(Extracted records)
[Start of Attachment]

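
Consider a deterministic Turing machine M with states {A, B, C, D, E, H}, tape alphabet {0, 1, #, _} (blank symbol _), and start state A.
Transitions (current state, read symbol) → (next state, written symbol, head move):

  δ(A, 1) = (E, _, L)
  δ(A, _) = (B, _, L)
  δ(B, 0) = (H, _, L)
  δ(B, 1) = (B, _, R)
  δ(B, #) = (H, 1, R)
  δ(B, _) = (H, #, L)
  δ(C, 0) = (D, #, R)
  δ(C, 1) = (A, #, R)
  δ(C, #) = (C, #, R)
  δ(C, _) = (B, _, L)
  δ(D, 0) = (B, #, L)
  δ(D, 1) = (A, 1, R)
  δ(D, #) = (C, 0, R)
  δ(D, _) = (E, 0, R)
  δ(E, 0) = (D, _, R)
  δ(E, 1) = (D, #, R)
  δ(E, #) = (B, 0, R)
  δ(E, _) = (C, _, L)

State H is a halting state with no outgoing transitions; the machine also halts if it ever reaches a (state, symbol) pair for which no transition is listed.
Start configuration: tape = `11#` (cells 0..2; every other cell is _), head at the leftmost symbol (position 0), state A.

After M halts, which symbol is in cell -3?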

[End of Attachment]

• _Exercise description_
Throughout the data above, copy all lines where the word "tape" is found.

• _Finished exercise_
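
Consider a deterministic Turing machine M with states {A, B, C, D, E, H}, tape alphabet {0, 1, #, _} (blank symbol _), and start state A.
Start configuration: tape = `11#` (cells 0..2; every other cell is _), head at the leftmost symbol (position 0), state A.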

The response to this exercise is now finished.